▶ **Problem to work on**: Every line containing the word "Answer" is to be copied from the data below.

▶ **Dataset extract**:
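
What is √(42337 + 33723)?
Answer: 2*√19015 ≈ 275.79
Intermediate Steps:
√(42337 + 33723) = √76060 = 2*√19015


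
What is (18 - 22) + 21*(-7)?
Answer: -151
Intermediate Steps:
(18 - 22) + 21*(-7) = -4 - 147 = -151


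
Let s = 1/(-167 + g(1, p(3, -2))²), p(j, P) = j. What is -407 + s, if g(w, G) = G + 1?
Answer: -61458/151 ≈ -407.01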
...
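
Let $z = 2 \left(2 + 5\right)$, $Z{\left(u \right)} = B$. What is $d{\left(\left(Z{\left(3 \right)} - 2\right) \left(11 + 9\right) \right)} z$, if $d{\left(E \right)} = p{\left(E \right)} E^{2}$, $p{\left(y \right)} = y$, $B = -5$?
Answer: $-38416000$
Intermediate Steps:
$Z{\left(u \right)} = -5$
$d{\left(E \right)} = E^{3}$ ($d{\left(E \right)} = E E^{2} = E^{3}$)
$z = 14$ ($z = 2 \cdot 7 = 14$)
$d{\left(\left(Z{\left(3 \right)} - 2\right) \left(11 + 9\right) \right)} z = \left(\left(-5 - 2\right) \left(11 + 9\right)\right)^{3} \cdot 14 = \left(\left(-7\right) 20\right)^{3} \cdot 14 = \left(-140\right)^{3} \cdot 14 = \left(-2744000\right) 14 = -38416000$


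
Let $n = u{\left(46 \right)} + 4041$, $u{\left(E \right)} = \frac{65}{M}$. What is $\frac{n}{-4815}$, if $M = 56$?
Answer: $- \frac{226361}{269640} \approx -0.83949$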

▶ **Written response**:
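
Answer: 2*√19015 ≈ 275.79
Answer: -151
Answer: -61458/151 ≈ -407.01
Answer: $-38416000$
Answer: $- \frac{226361}{269640} \approx -0.83949$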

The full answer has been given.